(Beginning of Data for the task)

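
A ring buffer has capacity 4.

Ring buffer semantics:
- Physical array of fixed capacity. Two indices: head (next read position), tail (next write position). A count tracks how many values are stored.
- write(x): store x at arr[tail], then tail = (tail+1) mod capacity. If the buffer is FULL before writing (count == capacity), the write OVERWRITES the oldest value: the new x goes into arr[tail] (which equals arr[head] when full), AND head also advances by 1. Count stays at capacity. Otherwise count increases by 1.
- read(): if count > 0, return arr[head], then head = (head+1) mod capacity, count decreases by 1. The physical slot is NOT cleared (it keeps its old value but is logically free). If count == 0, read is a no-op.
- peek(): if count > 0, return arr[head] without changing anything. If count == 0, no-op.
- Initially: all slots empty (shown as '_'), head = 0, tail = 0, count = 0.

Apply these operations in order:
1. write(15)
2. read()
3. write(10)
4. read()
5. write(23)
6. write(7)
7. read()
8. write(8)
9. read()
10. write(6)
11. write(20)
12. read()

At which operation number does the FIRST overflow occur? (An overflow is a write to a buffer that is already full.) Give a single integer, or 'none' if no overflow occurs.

After op 1 (write(15)): arr=[15 _ _ _] head=0 tail=1 count=1
After op 2 (read()): arr=[15 _ _ _] head=1 tail=1 count=0
After op 3 (write(10)): arr=[15 10 _ _] head=1 tail=2 count=1
After op 4 (read()): arr=[15 10 _ _] head=2 tail=2 count=0
After op 5 (write(23)): arr=[15 10 23 _] head=2 tail=3 count=1
After op 6 (write(7)): arr=[15 10 23 7] head=2 tail=0 count=2
After op 7 (read()): arr=[15 10 23 7] head=3 tail=0 count=1
After op 8 (write(8)): arr=[8 10 23 7] head=3 tail=1 count=2
After op 9 (read()): arr=[8 10 23 7] head=0 tail=1 count=1
After op 10 (write(6)): arr=[8 6 23 7] head=0 tail=2 count=2
After op 11 (write(20)): arr=[8 6 20 7] head=0 tail=3 count=3
After op 12 (read()): arr=[8 6 20 7] head=1 tail=3 count=2

Answer: none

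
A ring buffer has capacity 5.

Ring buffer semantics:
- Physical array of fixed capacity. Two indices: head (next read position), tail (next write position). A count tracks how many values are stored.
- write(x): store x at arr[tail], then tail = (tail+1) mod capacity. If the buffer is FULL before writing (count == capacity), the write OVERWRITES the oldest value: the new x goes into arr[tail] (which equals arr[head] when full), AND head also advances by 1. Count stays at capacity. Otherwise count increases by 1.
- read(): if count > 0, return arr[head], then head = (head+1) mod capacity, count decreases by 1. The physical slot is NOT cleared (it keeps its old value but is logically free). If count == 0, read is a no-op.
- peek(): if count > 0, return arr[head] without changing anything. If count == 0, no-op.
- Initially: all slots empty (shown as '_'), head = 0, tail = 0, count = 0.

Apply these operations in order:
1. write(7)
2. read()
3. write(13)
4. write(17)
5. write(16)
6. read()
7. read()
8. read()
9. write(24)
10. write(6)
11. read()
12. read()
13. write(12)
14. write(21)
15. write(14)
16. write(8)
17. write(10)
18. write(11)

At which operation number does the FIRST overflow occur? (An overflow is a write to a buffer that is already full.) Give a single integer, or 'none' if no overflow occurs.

After op 1 (write(7)): arr=[7 _ _ _ _] head=0 tail=1 count=1
After op 2 (read()): arr=[7 _ _ _ _] head=1 tail=1 count=0
After op 3 (write(13)): arr=[7 13 _ _ _] head=1 tail=2 count=1
After op 4 (write(17)): arr=[7 13 17 _ _] head=1 tail=3 count=2
After op 5 (write(16)): arr=[7 13 17 16 _] head=1 tail=4 count=3
After op 6 (read()): arr=[7 13 17 16 _] head=2 tail=4 count=2
After op 7 (read()): arr=[7 13 17 16 _] head=3 tail=4 count=1
After op 8 (read()): arr=[7 13 17 16 _] head=4 tail=4 count=0
After op 9 (write(24)): arr=[7 13 17 16 24] head=4 tail=0 count=1
After op 10 (write(6)): arr=[6 13 17 16 24] head=4 tail=1 count=2
After op 11 (read()): arr=[6 13 17 16 24] head=0 tail=1 count=1
After op 12 (read()): arr=[6 13 17 16 24] head=1 tail=1 count=0
After op 13 (write(12)): arr=[6 12 17 16 24] head=1 tail=2 count=1
After op 14 (write(21)): arr=[6 12 21 16 24] head=1 tail=3 count=2
After op 15 (write(14)): arr=[6 12 21 14 24] head=1 tail=4 count=3
After op 16 (write(8)): arr=[6 12 21 14 8] head=1 tail=0 count=4
After op 17 (write(10)): arr=[10 12 21 14 8] head=1 tail=1 count=5
After op 18 (write(11)): arr=[10 11 21 14 8] head=2 tail=2 count=5

Answer: 18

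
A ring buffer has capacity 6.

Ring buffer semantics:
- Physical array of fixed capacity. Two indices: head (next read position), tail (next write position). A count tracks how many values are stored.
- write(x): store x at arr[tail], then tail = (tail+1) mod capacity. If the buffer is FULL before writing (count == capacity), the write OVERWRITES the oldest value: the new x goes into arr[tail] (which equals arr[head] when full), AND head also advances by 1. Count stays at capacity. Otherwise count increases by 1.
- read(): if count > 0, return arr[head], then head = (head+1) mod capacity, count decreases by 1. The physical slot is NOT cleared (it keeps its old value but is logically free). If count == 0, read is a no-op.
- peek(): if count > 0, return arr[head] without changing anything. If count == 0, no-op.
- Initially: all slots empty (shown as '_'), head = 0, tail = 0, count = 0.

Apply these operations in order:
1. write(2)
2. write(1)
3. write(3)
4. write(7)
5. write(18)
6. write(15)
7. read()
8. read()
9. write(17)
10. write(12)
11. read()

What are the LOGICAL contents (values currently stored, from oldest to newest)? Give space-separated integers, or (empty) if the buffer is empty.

Answer: 7 18 15 17 12

Derivation:
After op 1 (write(2)): arr=[2 _ _ _ _ _] head=0 tail=1 count=1
After op 2 (write(1)): arr=[2 1 _ _ _ _] head=0 tail=2 count=2
After op 3 (write(3)): arr=[2 1 3 _ _ _] head=0 tail=3 count=3
After op 4 (write(7)): arr=[2 1 3 7 _ _] head=0 tail=4 count=4
After op 5 (write(18)): arr=[2 1 3 7 18 _] head=0 tail=5 count=5
After op 6 (write(15)): arr=[2 1 3 7 18 15] head=0 tail=0 count=6
After op 7 (read()): arr=[2 1 3 7 18 15] head=1 tail=0 count=5
After op 8 (read()): arr=[2 1 3 7 18 15] head=2 tail=0 count=4
After op 9 (write(17)): arr=[17 1 3 7 18 15] head=2 tail=1 count=5
After op 10 (write(12)): arr=[17 12 3 7 18 15] head=2 tail=2 count=6
After op 11 (read()): arr=[17 12 3 7 18 15] head=3 tail=2 count=5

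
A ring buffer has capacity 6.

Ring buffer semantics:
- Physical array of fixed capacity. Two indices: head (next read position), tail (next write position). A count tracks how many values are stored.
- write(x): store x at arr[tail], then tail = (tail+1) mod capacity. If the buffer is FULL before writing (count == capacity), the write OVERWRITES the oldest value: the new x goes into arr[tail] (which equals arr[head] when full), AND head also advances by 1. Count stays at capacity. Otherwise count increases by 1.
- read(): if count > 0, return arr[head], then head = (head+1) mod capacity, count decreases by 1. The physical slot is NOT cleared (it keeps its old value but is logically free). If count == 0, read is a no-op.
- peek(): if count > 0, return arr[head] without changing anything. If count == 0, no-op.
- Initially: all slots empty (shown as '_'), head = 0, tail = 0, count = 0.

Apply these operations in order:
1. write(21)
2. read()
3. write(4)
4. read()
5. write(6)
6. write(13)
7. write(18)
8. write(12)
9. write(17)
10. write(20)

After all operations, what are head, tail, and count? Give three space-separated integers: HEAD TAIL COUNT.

Answer: 2 2 6

Derivation:
After op 1 (write(21)): arr=[21 _ _ _ _ _] head=0 tail=1 count=1
After op 2 (read()): arr=[21 _ _ _ _ _] head=1 tail=1 count=0
After op 3 (write(4)): arr=[21 4 _ _ _ _] head=1 tail=2 count=1
After op 4 (read()): arr=[21 4 _ _ _ _] head=2 tail=2 count=0
After op 5 (write(6)): arr=[21 4 6 _ _ _] head=2 tail=3 count=1
After op 6 (write(13)): arr=[21 4 6 13 _ _] head=2 tail=4 count=2
After op 7 (write(18)): arr=[21 4 6 13 18 _] head=2 tail=5 count=3
After op 8 (write(12)): arr=[21 4 6 13 18 12] head=2 tail=0 count=4
After op 9 (write(17)): arr=[17 4 6 13 18 12] head=2 tail=1 count=5
After op 10 (write(20)): arr=[17 20 6 13 18 12] head=2 tail=2 count=6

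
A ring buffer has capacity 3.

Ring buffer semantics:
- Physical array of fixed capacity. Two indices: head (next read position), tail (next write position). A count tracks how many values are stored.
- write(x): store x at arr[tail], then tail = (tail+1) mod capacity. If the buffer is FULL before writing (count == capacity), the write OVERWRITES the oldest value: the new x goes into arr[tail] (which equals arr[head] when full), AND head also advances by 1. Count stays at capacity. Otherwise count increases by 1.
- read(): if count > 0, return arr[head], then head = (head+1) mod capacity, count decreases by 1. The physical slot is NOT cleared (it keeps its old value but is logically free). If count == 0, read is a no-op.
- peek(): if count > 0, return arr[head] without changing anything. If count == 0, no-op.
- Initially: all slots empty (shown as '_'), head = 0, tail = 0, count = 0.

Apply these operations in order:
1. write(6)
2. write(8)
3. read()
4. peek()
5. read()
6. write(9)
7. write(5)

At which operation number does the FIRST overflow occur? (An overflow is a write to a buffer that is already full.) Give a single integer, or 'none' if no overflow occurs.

After op 1 (write(6)): arr=[6 _ _] head=0 tail=1 count=1
After op 2 (write(8)): arr=[6 8 _] head=0 tail=2 count=2
After op 3 (read()): arr=[6 8 _] head=1 tail=2 count=1
After op 4 (peek()): arr=[6 8 _] head=1 tail=2 count=1
After op 5 (read()): arr=[6 8 _] head=2 tail=2 count=0
After op 6 (write(9)): arr=[6 8 9] head=2 tail=0 count=1
After op 7 (write(5)): arr=[5 8 9] head=2 tail=1 count=2

Answer: none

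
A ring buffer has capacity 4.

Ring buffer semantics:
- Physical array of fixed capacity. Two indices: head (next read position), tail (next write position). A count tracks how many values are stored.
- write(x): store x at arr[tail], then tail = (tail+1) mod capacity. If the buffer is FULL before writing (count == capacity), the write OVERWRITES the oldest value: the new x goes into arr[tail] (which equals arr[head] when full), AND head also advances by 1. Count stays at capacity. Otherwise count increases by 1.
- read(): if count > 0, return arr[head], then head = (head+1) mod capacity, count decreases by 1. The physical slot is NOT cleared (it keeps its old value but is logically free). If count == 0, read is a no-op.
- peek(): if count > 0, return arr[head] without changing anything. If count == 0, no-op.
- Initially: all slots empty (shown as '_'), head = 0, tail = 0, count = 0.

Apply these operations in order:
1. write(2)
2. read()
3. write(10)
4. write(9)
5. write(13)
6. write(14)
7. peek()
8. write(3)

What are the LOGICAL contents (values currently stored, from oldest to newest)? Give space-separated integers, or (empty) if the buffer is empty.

Answer: 9 13 14 3

Derivation:
After op 1 (write(2)): arr=[2 _ _ _] head=0 tail=1 count=1
After op 2 (read()): arr=[2 _ _ _] head=1 tail=1 count=0
After op 3 (write(10)): arr=[2 10 _ _] head=1 tail=2 count=1
After op 4 (write(9)): arr=[2 10 9 _] head=1 tail=3 count=2
After op 5 (write(13)): arr=[2 10 9 13] head=1 tail=0 count=3
After op 6 (write(14)): arr=[14 10 9 13] head=1 tail=1 count=4
After op 7 (peek()): arr=[14 10 9 13] head=1 tail=1 count=4
After op 8 (write(3)): arr=[14 3 9 13] head=2 tail=2 count=4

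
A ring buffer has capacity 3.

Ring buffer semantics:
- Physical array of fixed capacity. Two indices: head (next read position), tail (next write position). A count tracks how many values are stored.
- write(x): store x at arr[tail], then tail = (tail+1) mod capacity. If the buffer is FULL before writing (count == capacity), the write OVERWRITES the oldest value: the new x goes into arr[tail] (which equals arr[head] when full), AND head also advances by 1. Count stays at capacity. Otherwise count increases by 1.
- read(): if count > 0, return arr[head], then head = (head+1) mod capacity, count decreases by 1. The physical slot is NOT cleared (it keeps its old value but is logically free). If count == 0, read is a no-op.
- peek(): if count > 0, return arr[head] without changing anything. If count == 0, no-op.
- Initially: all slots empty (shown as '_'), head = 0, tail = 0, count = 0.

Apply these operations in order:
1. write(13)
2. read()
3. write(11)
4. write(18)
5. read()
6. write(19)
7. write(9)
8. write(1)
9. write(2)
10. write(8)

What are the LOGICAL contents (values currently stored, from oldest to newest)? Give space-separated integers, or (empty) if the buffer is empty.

Answer: 1 2 8

Derivation:
After op 1 (write(13)): arr=[13 _ _] head=0 tail=1 count=1
After op 2 (read()): arr=[13 _ _] head=1 tail=1 count=0
After op 3 (write(11)): arr=[13 11 _] head=1 tail=2 count=1
After op 4 (write(18)): arr=[13 11 18] head=1 tail=0 count=2
After op 5 (read()): arr=[13 11 18] head=2 tail=0 count=1
After op 6 (write(19)): arr=[19 11 18] head=2 tail=1 count=2
After op 7 (write(9)): arr=[19 9 18] head=2 tail=2 count=3
After op 8 (write(1)): arr=[19 9 1] head=0 tail=0 count=3
After op 9 (write(2)): arr=[2 9 1] head=1 tail=1 count=3
After op 10 (write(8)): arr=[2 8 1] head=2 tail=2 count=3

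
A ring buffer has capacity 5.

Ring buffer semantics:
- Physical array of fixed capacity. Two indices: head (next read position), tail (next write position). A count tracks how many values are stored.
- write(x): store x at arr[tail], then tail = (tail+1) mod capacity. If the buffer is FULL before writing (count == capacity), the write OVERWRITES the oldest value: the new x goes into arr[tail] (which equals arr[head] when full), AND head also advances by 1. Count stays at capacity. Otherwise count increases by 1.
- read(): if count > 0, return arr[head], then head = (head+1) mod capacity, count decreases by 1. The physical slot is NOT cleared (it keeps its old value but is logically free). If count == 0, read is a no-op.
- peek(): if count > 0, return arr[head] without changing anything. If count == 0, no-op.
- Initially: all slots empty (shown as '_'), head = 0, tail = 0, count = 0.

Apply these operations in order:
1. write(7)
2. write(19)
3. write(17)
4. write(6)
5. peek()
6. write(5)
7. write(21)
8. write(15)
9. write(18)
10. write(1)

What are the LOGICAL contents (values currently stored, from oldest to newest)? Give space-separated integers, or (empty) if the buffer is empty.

Answer: 5 21 15 18 1

Derivation:
After op 1 (write(7)): arr=[7 _ _ _ _] head=0 tail=1 count=1
After op 2 (write(19)): arr=[7 19 _ _ _] head=0 tail=2 count=2
After op 3 (write(17)): arr=[7 19 17 _ _] head=0 tail=3 count=3
After op 4 (write(6)): arr=[7 19 17 6 _] head=0 tail=4 count=4
After op 5 (peek()): arr=[7 19 17 6 _] head=0 tail=4 count=4
After op 6 (write(5)): arr=[7 19 17 6 5] head=0 tail=0 count=5
After op 7 (write(21)): arr=[21 19 17 6 5] head=1 tail=1 count=5
After op 8 (write(15)): arr=[21 15 17 6 5] head=2 tail=2 count=5
After op 9 (write(18)): arr=[21 15 18 6 5] head=3 tail=3 count=5
After op 10 (write(1)): arr=[21 15 18 1 5] head=4 tail=4 count=5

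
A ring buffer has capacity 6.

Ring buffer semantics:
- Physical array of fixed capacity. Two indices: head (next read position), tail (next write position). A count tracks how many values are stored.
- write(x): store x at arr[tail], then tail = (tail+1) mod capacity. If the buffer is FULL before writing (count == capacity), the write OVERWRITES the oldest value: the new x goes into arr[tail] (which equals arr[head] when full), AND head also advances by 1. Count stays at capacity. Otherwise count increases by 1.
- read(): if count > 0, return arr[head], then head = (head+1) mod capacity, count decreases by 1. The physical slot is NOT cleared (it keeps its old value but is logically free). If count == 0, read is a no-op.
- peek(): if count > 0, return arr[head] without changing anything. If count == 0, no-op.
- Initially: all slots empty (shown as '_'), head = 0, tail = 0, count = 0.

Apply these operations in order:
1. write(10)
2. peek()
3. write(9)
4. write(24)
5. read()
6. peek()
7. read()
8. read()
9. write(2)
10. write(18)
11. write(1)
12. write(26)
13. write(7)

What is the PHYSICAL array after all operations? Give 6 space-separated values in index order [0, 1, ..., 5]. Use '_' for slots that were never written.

After op 1 (write(10)): arr=[10 _ _ _ _ _] head=0 tail=1 count=1
After op 2 (peek()): arr=[10 _ _ _ _ _] head=0 tail=1 count=1
After op 3 (write(9)): arr=[10 9 _ _ _ _] head=0 tail=2 count=2
After op 4 (write(24)): arr=[10 9 24 _ _ _] head=0 tail=3 count=3
After op 5 (read()): arr=[10 9 24 _ _ _] head=1 tail=3 count=2
After op 6 (peek()): arr=[10 9 24 _ _ _] head=1 tail=3 count=2
After op 7 (read()): arr=[10 9 24 _ _ _] head=2 tail=3 count=1
After op 8 (read()): arr=[10 9 24 _ _ _] head=3 tail=3 count=0
After op 9 (write(2)): arr=[10 9 24 2 _ _] head=3 tail=4 count=1
After op 10 (write(18)): arr=[10 9 24 2 18 _] head=3 tail=5 count=2
After op 11 (write(1)): arr=[10 9 24 2 18 1] head=3 tail=0 count=3
After op 12 (write(26)): arr=[26 9 24 2 18 1] head=3 tail=1 count=4
After op 13 (write(7)): arr=[26 7 24 2 18 1] head=3 tail=2 count=5

Answer: 26 7 24 2 18 1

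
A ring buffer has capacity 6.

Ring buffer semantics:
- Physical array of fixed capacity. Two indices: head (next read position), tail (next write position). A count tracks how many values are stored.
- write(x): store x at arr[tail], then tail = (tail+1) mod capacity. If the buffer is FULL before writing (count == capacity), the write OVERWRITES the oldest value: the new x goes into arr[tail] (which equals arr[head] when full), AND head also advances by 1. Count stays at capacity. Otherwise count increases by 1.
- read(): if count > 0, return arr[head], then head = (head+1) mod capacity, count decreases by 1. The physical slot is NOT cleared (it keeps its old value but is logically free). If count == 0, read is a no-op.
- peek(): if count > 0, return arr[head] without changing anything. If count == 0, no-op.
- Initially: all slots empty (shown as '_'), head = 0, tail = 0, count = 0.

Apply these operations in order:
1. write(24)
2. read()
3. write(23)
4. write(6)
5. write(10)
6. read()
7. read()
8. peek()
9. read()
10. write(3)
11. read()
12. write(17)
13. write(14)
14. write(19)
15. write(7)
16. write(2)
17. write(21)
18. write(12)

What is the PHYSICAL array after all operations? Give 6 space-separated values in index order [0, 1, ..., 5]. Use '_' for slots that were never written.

After op 1 (write(24)): arr=[24 _ _ _ _ _] head=0 tail=1 count=1
After op 2 (read()): arr=[24 _ _ _ _ _] head=1 tail=1 count=0
After op 3 (write(23)): arr=[24 23 _ _ _ _] head=1 tail=2 count=1
After op 4 (write(6)): arr=[24 23 6 _ _ _] head=1 tail=3 count=2
After op 5 (write(10)): arr=[24 23 6 10 _ _] head=1 tail=4 count=3
After op 6 (read()): arr=[24 23 6 10 _ _] head=2 tail=4 count=2
After op 7 (read()): arr=[24 23 6 10 _ _] head=3 tail=4 count=1
After op 8 (peek()): arr=[24 23 6 10 _ _] head=3 tail=4 count=1
After op 9 (read()): arr=[24 23 6 10 _ _] head=4 tail=4 count=0
After op 10 (write(3)): arr=[24 23 6 10 3 _] head=4 tail=5 count=1
After op 11 (read()): arr=[24 23 6 10 3 _] head=5 tail=5 count=0
After op 12 (write(17)): arr=[24 23 6 10 3 17] head=5 tail=0 count=1
After op 13 (write(14)): arr=[14 23 6 10 3 17] head=5 tail=1 count=2
After op 14 (write(19)): arr=[14 19 6 10 3 17] head=5 tail=2 count=3
After op 15 (write(7)): arr=[14 19 7 10 3 17] head=5 tail=3 count=4
After op 16 (write(2)): arr=[14 19 7 2 3 17] head=5 tail=4 count=5
After op 17 (write(21)): arr=[14 19 7 2 21 17] head=5 tail=5 count=6
After op 18 (write(12)): arr=[14 19 7 2 21 12] head=0 tail=0 count=6

Answer: 14 19 7 2 21 12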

(End of Data for the task)

> Exercise
Only the lines from the one containing "12. write(17)" through the end of the records above belong in the answer, each exactly as written.

> Result of the exercise
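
12. write(17)
13. write(14)
14. write(19)
15. write(7)
16. write(2)
17. write(21)
18. write(12)

What is the PHYSICAL array after all operations? Give 6 space-separated values in index order [0, 1, ..., 5]. Use '_' for slots that were never written.

After op 1 (write(24)): arr=[24 _ _ _ _ _] head=0 tail=1 count=1
After op 2 (read()): arr=[24 _ _ _ _ _] head=1 tail=1 count=0
After op 3 (write(23)): arr=[24 23 _ _ _ _] head=1 tail=2 count=1
After op 4 (write(6)): arr=[24 23 6 _ _ _] head=1 tail=3 count=2
After op 5 (write(10)): arr=[24 23 6 10 _ _] head=1 tail=4 count=3
After op 6 (read()): arr=[24 23 6 10 _ _] head=2 tail=4 count=2
After op 7 (read()): arr=[24 23 6 10 _ _] head=3 tail=4 count=1
After op 8 (peek()): arr=[24 23 6 10 _ _] head=3 tail=4 count=1
After op 9 (read()): arr=[24 23 6 10 _ _] head=4 tail=4 count=0
After op 10 (write(3)): arr=[24 23 6 10 3 _] head=4 tail=5 count=1
After op 11 (read()): arr=[24 23 6 10 3 _] head=5 tail=5 count=0
After op 12 (write(17)): arr=[24 23 6 10 3 17] head=5 tail=0 count=1
After op 13 (write(14)): arr=[14 23 6 10 3 17] head=5 tail=1 count=2
After op 14 (write(19)): arr=[14 19 6 10 3 17] head=5 tail=2 count=3
After op 15 (write(7)): arr=[14 19 7 10 3 17] head=5 tail=3 count=4
After op 16 (write(2)): arr=[14 19 7 2 3 17] head=5 tail=4 count=5
After op 17 (write(21)): arr=[14 19 7 2 21 17] head=5 tail=5 count=6
After op 18 (write(12)): arr=[14 19 7 2 21 12] head=0 tail=0 count=6

Answer: 14 19 7 2 21 12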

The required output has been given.